▸ EXERCISE DIRECTIONS
Only the lines from the one holding "for, 1,628,804 against." to the final line of the material below belong in the answer, transcribed exactly.

▸ RECORDS SHOWN

---

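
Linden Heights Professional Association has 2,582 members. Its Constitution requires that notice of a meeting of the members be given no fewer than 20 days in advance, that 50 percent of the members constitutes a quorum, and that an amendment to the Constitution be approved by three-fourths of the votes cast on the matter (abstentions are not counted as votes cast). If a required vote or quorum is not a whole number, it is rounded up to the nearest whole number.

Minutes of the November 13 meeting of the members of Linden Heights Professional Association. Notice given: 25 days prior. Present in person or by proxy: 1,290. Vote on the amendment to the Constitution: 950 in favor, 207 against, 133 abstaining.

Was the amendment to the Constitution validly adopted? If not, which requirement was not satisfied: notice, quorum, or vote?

Invalid — quorum requirement not satisfied.

Notice: 25 days given; 20 required. Satisfied.
Quorum: 50% of 2,582 = 1,291; 1,290 present. Not satisfied.
Vote: requires three-fourths of the votes cast (1,290 − 133 abstaining = 1,157); 3/4 of 1157 = 867.75, rounded up to 868, so 868 needed; 950 in favor. Satisfied.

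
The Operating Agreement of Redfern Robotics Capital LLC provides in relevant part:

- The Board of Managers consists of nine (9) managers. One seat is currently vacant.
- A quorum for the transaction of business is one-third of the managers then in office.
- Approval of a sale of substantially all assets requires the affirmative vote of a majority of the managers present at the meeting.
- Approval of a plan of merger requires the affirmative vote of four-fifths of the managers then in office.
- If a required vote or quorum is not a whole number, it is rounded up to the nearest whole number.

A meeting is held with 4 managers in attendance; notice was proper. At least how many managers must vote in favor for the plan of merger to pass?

The plan of merger requires four-fifths of the managers then in office (8).
4/5 of 8 = 6.40, rounded up to 7.
(Only 4 can vote, so the plan of merger cannot pass at this meeting, but the required vote is still 7.)

7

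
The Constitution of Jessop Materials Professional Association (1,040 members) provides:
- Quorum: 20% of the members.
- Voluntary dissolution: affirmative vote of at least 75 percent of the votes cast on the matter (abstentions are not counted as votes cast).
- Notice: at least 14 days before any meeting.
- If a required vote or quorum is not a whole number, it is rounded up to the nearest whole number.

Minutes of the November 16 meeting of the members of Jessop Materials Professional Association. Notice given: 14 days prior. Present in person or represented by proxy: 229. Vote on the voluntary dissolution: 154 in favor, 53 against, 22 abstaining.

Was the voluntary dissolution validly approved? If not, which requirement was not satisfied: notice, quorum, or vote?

Invalid — vote requirement not satisfied.

Notice: 14 days given; 14 required. Satisfied.
Quorum: 20% of 1,040 = 208; 229 present. Satisfied.
Vote: requires three-fourths of the votes cast (229 − 22 abstaining = 207); 3/4 of 207 = 155.25, rounded up to 156, so 156 needed; 154 in favor. Not satisfied.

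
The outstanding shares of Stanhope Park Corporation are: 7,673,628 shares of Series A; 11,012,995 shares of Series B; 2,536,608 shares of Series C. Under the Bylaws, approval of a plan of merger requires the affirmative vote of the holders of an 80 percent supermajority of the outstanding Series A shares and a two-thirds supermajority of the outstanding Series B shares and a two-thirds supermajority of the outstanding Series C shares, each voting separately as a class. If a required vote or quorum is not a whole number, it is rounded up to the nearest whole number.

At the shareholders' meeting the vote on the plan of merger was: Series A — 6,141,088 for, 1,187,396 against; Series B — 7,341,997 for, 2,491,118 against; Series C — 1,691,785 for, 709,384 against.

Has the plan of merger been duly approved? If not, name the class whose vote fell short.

Series A: 4/5 of 7673628 = 6138902.40, rounded up to 6138903; 6,138,903 required, 6,141,088 in favor — approved.
Series B: 2/3 of 11012995 = 7341996.67, rounded up to 7341997; 7,341,997 required, 7,341,997 in favor — approved.
Series C: 2/3 of 2536608 = 1691072; 1,691,072 required, 1,691,785 in favor — approved.

Approved — every class gave the required vote.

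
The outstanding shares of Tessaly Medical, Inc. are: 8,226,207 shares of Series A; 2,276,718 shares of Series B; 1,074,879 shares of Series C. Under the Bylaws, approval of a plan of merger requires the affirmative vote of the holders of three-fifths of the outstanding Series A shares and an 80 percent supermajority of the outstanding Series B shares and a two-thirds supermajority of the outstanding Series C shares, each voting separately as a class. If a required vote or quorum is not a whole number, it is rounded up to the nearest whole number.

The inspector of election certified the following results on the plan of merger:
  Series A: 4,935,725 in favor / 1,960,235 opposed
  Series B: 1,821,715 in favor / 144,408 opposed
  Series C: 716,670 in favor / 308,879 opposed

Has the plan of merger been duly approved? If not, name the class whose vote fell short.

Series A: 3/5 of 8226207 = 4935724.20, rounded up to 4935725; 4,935,725 required, 4,935,725 in favor — approved.
Series B: 4/5 of 2276718 = 1821374.40, rounded up to 1821375; 1,821,375 required, 1,821,715 in favor — approved.
Series C: 2/3 of 1074879 = 716586; 716,586 required, 716,670 in favor — approved.

Approved — every class gave the required vote.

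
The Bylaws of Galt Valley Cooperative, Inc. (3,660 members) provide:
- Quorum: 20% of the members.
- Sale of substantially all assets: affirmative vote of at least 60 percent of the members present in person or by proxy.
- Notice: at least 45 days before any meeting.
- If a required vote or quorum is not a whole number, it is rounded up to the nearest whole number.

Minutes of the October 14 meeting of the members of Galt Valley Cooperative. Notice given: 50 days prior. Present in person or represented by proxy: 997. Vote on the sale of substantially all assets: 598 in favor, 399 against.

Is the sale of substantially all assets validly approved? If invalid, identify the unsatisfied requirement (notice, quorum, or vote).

Notice: 50 days given; 45 required. Satisfied.
Quorum: 20% of 3,660 = 732; 997 present. Satisfied.
Vote: requires three-fifths of those present (997); 3/5 of 997 = 598.20, rounded up to 599, so 599 needed; 598 in favor. Not satisfied.

Invalid — vote requirement not satisfied.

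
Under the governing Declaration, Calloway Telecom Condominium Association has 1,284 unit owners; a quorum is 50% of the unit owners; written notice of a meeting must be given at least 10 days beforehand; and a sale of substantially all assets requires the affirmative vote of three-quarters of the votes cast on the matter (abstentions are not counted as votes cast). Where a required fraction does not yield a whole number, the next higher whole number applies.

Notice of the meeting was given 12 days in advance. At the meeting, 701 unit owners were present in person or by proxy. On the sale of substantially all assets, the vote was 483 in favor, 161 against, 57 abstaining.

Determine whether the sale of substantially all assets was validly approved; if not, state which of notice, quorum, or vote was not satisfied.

Valid — all requirements satisfied.

Notice: 12 days given; 10 required. Satisfied.
Quorum: 50% of 1,284 = 642; 701 present. Satisfied.
Vote: requires three-fourths of the votes cast (701 − 57 abstaining = 644); 3/4 of 644 = 483, so 483 needed; 483 in favor. Satisfied.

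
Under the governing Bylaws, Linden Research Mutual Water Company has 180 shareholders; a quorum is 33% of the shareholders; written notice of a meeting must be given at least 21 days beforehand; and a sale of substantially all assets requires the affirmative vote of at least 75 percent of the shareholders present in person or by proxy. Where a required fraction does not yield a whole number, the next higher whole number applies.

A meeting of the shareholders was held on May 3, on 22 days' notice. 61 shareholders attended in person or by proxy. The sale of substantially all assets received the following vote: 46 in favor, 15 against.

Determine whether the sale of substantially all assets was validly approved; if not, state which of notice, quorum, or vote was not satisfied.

Notice: 22 days given; 21 required. Satisfied.
Quorum: 33% of 180 = 59.40, rounded up to 60; 61 present. Satisfied.
Vote: requires three-fourths of those present (61); 3/4 of 61 = 45.75, rounded up to 46, so 46 needed; 46 in favor. Satisfied.

Valid — all requirements satisfied.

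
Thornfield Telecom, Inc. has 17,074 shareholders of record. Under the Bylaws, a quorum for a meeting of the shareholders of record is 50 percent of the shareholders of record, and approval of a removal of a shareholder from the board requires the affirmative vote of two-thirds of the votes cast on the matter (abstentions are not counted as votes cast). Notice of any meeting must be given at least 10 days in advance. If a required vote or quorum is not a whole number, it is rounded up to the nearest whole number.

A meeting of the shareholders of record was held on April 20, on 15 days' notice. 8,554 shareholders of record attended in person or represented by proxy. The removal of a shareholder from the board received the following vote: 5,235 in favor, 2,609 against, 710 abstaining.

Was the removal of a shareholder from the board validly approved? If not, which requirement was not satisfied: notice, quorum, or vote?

Valid — all requirements satisfied.

Notice: 15 days given; 10 required. Satisfied.
Quorum: 50% of 17,074 = 8,537; 8,554 present. Satisfied.
Vote: requires two-thirds of the votes cast (8,554 − 710 abstaining = 7,844); 2/3 of 7844 = 5229.33, rounded up to 5230, so 5,230 needed; 5,235 in favor. Satisfied.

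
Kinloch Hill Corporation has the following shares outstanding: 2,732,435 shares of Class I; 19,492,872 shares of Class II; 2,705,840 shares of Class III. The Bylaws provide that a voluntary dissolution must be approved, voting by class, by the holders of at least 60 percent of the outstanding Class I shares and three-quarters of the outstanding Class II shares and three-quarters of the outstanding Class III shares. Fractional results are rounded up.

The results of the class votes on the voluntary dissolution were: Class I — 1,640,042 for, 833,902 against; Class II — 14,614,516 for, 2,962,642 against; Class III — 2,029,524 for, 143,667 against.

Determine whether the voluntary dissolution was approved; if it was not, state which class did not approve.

Class I: 3/5 of 2732435 = 1639461; 1,639,461 required, 1,640,042 in favor — approved.
Class II: 3/4 of 19492872 = 14619654; 14,619,654 required, 14,614,516 in favor — not approved.
Class III: 3/4 of 2705840 = 2029380; 2,029,380 required, 2,029,524 in favor — approved.

Not approved — the Class II shares did not give the required vote.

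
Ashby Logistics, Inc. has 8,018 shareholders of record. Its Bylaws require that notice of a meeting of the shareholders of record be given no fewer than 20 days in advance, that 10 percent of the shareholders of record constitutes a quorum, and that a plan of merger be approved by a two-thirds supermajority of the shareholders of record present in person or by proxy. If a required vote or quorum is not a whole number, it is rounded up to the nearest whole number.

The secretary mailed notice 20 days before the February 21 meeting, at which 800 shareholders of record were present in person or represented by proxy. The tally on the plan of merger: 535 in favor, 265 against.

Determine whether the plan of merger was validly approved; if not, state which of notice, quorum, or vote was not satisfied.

Invalid — quorum requirement not satisfied.

Notice: 20 days given; 20 required. Satisfied.
Quorum: 10% of 8,018 = 801.80, rounded up to 802; 800 present. Not satisfied.
Vote: requires two-thirds of those present (800); 2/3 of 800 = 533.33, rounded up to 534, so 534 needed; 535 in favor. Satisfied.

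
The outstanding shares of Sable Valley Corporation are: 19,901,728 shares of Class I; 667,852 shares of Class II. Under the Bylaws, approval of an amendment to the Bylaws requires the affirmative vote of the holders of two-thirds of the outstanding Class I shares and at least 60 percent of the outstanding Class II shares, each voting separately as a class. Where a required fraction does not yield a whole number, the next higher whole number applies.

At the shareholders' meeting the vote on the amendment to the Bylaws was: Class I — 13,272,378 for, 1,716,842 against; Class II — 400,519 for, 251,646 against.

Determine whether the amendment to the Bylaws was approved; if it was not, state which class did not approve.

Not approved — the Class II shares did not give the required vote.

Class I: 2/3 of 19901728 = 13267818.67, rounded up to 13267819; 13,267,819 required, 13,272,378 in favor — approved.
Class II: 3/5 of 667852 = 400711.20, rounded up to 400712; 400,712 required, 400,519 in favor — not approved.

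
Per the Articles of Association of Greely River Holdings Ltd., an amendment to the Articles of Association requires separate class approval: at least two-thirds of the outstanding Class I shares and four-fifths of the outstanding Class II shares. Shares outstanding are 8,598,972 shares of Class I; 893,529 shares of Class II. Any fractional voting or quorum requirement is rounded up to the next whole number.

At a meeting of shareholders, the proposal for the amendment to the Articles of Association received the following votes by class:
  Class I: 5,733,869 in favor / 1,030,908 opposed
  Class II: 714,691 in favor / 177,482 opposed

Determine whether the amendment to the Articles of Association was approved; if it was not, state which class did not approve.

Class I: 2/3 of 8598972 = 5732648; 5,732,648 required, 5,733,869 in favor — approved.
Class II: 4/5 of 893529 = 714823.20, rounded up to 714824; 714,824 required, 714,691 in favor — not approved.

Not approved — the Class II shares did not give the required vote.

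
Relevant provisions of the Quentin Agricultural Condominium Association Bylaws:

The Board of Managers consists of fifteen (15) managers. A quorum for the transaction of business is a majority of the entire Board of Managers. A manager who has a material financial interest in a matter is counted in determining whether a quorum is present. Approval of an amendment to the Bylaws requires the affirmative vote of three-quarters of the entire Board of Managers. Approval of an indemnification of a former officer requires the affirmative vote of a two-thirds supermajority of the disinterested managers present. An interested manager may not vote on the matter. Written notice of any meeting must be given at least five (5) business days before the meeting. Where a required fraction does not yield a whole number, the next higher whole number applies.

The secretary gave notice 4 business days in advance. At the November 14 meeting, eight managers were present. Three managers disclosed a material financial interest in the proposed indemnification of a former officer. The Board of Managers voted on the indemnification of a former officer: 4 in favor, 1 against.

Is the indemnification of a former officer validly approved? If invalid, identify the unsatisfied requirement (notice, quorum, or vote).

Notice: 4 business days given; 5 required (4 < 5). Not satisfied.
Quorum: 8 present (interested managers count toward quorum); quorum is 8. Satisfied.
Vote: the indemnification of a former officer requires two-thirds of the disinterested managers present (8 − 3 = 5). 2/3 of 5 = 3.33, rounded up to 4, so 4 affirmative votes are needed; 4 voted in favor. Satisfied.

Invalid — notice requirement not satisfied.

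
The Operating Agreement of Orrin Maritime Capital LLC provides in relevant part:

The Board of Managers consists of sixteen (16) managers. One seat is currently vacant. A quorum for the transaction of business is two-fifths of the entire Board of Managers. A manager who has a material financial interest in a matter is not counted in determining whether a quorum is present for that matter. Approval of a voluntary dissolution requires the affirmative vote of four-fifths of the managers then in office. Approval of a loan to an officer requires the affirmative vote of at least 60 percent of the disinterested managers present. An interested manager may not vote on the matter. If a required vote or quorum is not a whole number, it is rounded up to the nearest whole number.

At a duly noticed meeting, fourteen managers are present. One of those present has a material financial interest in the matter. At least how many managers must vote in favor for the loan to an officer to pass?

8

The loan to an officer requires three-fifths of the disinterested managers present (14 − 1 = 13).
3/5 of 13 = 7.80, rounded up to 8.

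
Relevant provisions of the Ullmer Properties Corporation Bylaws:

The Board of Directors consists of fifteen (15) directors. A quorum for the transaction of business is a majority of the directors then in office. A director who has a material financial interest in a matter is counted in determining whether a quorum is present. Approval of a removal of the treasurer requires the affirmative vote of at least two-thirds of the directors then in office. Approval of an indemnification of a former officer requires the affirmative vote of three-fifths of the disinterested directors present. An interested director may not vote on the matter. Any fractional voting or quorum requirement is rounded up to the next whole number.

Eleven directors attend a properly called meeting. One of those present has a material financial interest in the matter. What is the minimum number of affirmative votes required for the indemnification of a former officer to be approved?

6

The indemnification of a former officer requires three-fifths of the disinterested directors present (11 − 1 = 10).
3/5 of 10 = 6.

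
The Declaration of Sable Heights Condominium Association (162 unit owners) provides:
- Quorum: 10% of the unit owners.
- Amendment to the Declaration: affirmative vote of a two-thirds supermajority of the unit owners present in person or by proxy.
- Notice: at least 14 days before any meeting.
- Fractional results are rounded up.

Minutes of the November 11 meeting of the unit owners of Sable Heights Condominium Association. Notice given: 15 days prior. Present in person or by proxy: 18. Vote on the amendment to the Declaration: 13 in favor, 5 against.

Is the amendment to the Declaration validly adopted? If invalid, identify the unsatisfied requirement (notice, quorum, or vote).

Valid — all requirements satisfied.

Notice: 15 days given; 14 required. Satisfied.
Quorum: 10% of 162 = 16.20, rounded up to 17; 18 present. Satisfied.
Vote: requires two-thirds of those present (18); 2/3 of 18 = 12, so 12 needed; 13 in favor. Satisfied.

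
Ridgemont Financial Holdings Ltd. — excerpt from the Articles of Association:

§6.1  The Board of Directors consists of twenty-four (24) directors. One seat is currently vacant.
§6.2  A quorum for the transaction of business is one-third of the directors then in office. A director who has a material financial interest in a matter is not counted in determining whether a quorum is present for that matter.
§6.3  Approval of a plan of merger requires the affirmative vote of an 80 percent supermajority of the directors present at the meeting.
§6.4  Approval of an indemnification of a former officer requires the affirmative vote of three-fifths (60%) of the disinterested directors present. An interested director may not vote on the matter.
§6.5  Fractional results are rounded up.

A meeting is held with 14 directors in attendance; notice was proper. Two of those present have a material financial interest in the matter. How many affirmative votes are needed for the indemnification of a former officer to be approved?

8

The indemnification of a former officer requires three-fifths of the disinterested directors present (14 − 2 = 12).
3/5 of 12 = 7.20, rounded up to 8.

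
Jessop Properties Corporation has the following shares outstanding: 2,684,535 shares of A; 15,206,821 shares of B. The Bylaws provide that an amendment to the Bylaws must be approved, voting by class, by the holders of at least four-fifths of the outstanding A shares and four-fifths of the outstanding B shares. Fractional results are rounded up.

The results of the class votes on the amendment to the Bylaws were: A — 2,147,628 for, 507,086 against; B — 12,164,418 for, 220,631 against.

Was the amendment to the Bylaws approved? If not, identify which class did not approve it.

A: 4/5 of 2684535 = 2147628; 2,147,628 required, 2,147,628 in favor — approved.
B: 4/5 of 15206821 = 12165456.80, rounded up to 12165457; 12,165,457 required, 12,164,418 in favor — not approved.

Not approved — the B shares did not give the required vote.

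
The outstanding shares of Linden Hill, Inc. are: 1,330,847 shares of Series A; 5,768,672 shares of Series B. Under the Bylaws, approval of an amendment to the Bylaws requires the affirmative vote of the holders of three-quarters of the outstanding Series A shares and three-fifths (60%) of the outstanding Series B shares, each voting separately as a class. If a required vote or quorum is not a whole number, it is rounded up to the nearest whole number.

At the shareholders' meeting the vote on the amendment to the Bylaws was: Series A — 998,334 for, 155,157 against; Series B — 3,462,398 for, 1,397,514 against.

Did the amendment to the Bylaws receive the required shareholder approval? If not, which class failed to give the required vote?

Series A: 3/4 of 1330847 = 998135.25, rounded up to 998136; 998,136 required, 998,334 in favor — approved.
Series B: 3/5 of 5768672 = 3461203.20, rounded up to 3461204; 3,461,204 required, 3,462,398 in favor — approved.

Approved — every class gave the required vote.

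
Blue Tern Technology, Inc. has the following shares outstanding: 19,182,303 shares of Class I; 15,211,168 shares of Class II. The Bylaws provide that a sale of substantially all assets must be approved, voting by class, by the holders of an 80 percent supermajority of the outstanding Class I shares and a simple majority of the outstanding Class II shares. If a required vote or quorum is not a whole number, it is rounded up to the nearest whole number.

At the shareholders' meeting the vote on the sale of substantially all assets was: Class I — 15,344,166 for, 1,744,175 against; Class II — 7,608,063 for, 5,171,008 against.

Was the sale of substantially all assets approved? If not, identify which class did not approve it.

Not approved — the Class I shares did not give the required vote.

Class I: 4/5 of 19182303 = 15345842.40, rounded up to 15345843; 15,345,843 required, 15,344,166 in favor — not approved.
Class II: a majority of 15211168 is 7605585; 7,605,585 required, 7,608,063 in favor — approved.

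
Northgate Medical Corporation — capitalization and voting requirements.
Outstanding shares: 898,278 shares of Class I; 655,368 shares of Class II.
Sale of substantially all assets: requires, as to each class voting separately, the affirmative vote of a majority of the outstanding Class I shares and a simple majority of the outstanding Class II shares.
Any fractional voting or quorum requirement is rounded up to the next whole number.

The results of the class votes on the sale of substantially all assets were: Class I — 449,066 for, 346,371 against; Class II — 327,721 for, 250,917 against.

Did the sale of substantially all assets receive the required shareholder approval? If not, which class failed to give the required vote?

Not approved — the Class I shares did not give the required vote.

Class I: a majority of 898278 is 449140; 449,140 required, 449,066 in favor — not approved.
Class II: a majority of 655368 is 327685; 327,685 required, 327,721 in favor — approved.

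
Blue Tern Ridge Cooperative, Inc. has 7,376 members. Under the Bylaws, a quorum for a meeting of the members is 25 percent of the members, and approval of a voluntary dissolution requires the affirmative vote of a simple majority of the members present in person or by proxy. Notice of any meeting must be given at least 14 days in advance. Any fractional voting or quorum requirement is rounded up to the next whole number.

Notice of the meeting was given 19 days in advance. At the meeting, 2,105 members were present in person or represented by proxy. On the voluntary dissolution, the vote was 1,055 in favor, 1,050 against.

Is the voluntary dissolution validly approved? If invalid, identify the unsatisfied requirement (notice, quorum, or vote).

Valid — all requirements satisfied.

Notice: 19 days given; 14 required. Satisfied.
Quorum: 25% of 7,376 = 1,844; 2,105 present. Satisfied.
Vote: requires a majority of those present (2,105); a majority of 2105 is 1053, so 1,053 needed; 1,055 in favor. Satisfied.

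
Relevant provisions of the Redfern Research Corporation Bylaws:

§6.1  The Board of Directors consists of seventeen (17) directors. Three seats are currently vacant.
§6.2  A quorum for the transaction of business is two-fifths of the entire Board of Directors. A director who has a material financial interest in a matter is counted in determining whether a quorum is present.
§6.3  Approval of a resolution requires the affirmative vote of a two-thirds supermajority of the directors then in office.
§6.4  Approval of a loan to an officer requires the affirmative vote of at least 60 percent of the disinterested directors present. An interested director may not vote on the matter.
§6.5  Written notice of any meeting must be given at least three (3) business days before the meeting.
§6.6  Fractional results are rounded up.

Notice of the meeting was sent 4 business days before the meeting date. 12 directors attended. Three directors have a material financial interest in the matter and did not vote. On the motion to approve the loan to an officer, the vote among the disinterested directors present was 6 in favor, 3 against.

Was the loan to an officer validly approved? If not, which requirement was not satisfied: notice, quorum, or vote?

Notice: 4 business days given; 3 required (4 ≥ 3). Satisfied.
Quorum: 12 present (interested directors count toward quorum); quorum is 7. Satisfied.
Vote: the loan to an officer requires three-fifths of the disinterested directors present (12 − 3 = 9). 3/5 of 9 = 5.40, rounded up to 6, so 6 affirmative votes are needed; 6 voted in favor. Satisfied.

Valid — all requirements satisfied.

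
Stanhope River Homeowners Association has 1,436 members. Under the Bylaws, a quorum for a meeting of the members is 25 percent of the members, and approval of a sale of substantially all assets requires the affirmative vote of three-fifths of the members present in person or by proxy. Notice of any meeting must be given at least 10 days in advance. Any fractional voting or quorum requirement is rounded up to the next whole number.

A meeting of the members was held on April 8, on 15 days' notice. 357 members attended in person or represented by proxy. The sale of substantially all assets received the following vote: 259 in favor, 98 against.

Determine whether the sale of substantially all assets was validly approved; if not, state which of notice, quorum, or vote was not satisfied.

Invalid — quorum requirement not satisfied.

Notice: 15 days given; 10 required. Satisfied.
Quorum: 25% of 1,436 = 359; 357 present. Not satisfied.
Vote: requires three-fifths of those present (357); 3/5 of 357 = 214.20, rounded up to 215, so 215 needed; 259 in favor. Satisfied.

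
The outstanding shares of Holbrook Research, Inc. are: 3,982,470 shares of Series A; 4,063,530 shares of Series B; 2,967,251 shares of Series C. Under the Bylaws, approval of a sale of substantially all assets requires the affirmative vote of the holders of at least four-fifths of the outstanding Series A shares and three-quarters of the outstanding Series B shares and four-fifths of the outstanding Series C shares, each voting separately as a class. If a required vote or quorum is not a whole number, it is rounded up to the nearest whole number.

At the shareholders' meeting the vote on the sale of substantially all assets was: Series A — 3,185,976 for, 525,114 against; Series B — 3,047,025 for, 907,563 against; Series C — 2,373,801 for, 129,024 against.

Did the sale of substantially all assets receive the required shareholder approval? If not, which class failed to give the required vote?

Series A: 4/5 of 3982470 = 3185976; 3,185,976 required, 3,185,976 in favor — approved.
Series B: 3/4 of 4063530 = 3047647.50, rounded up to 3047648; 3,047,648 required, 3,047,025 in favor — not approved.
Series C: 4/5 of 2967251 = 2373800.80, rounded up to 2373801; 2,373,801 required, 2,373,801 in favor — approved.

Not approved — the Series B shares did not give the required vote.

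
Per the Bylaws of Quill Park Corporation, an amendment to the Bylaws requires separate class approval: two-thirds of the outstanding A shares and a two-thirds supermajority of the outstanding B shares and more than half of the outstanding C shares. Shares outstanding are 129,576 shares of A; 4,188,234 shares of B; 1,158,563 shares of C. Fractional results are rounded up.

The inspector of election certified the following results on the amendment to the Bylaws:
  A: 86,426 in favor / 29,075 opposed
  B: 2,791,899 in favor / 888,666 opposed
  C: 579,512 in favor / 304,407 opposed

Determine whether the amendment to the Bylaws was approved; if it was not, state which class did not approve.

Not approved — the B shares did not give the required vote.

A: 2/3 of 129576 = 86384; 86,384 required, 86,426 in favor — approved.
B: 2/3 of 4188234 = 2792156; 2,792,156 required, 2,791,899 in favor — not approved.
C: a majority of 1158563 is 579282; 579,282 required, 579,512 in favor — approved.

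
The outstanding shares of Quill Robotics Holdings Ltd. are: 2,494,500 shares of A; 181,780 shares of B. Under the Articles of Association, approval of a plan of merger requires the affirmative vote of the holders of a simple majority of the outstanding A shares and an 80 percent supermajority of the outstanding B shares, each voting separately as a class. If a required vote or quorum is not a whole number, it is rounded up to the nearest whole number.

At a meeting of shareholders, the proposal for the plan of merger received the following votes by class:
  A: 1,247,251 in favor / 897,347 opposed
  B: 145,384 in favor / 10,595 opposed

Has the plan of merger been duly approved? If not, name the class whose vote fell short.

Not approved — the B shares did not give the required vote.

A: a majority of 2494500 is 1247251; 1,247,251 required, 1,247,251 in favor — approved.
B: 4/5 of 181780 = 145424; 145,424 required, 145,384 in favor — not approved.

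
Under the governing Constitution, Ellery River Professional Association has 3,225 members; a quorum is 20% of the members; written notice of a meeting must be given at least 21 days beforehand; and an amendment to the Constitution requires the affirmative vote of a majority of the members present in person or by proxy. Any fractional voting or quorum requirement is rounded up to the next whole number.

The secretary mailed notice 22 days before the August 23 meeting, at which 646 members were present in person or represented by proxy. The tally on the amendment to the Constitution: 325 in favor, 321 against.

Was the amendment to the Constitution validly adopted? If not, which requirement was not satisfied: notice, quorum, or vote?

Valid — all requirements satisfied.

Notice: 22 days given; 21 required. Satisfied.
Quorum: 20% of 3,225 = 645; 646 present. Satisfied.
Vote: requires a majority of those present (646); a majority of 646 is 324, so 324 needed; 325 in favor. Satisfied.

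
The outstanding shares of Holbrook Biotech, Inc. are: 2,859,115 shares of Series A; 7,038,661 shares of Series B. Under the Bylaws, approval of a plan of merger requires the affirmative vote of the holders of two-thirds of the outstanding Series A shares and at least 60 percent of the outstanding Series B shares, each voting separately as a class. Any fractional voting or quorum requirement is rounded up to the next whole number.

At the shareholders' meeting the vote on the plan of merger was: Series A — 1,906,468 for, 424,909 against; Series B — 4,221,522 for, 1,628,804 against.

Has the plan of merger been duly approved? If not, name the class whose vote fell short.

Not approved — the Series B shares did not give the required vote.

Series A: 2/3 of 2859115 = 1906076.67, rounded up to 1906077; 1,906,077 required, 1,906,468 in favor — approved.
Series B: 3/5 of 7038661 = 4223196.60, rounded up to 4223197; 4,223,197 required, 4,221,522 in favor — not approved.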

---

▸ EXPECTED ANSWER
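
At the shareholders' meeting the vote on the plan of merger was: Series A — 1,906,468 for, 424,909 against; Series B — 4,221,522 for, 1,628,804 against.

Has the plan of merger been duly approved? If not, name the class whose vote fell short.

Not approved — the Series B shares did not give the required vote.

Series A: 2/3 of 2859115 = 1906076.67, rounded up to 1906077; 1,906,077 required, 1,906,468 in favor — approved.
Series B: 3/5 of 7038661 = 4223196.60, rounded up to 4223197; 4,223,197 required, 4,221,522 in favor — not approved.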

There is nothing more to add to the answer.